"""

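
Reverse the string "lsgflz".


Input string: 'lsgflz'
Operation: reverse character order
Original order: 'l' -> 's' -> 'g' -> 'f' -> 'l' -> 'z'
Reversed order: 'z' -> 'l' -> 'f' -> 'g' -> 's' -> 'l'
Result: zlfgsl


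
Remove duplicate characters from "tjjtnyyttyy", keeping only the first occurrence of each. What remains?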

"""

- WORK ITEM -
Without skipping a line, print the listing once more exactly.

- SOLUTION FOR THIS PROBLEM -
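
Reverse the string "lsgflz".


Input string: 'lsgflz'
Operation: reverse character order
Original order: 'l' -> 's' -> 'g' -> 'f' -> 'l' -> 'z'
Reversed order: 'z' -> 'l' -> 'f' -> 'g' -> 's' -> 'l'
Result: zlfgsl


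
Remove duplicate characters from "tjjtnyyttyy", keeping only the first occurrence of each. What remains?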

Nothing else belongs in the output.